#### [DIRECTIONS]
Each entry below must appear in the output exactly as written.

#### [ENTRIES PROVIDED]
* * *

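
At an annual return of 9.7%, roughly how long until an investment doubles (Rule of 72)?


Formula: Years ≈ 72 / r
Substituting: Years ≈ 72 / 9.7
Years ≈ 7.4

7.4 years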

* * *

#### [YOUR SOLUTION]
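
At an annual return of 9.7%, roughly how long until an investment doubles (Rule of 72)?


Formula: Years ≈ 72 / r
Substituting: Years ≈ 72 / 9.7
Years ≈ 7.4

7.4 years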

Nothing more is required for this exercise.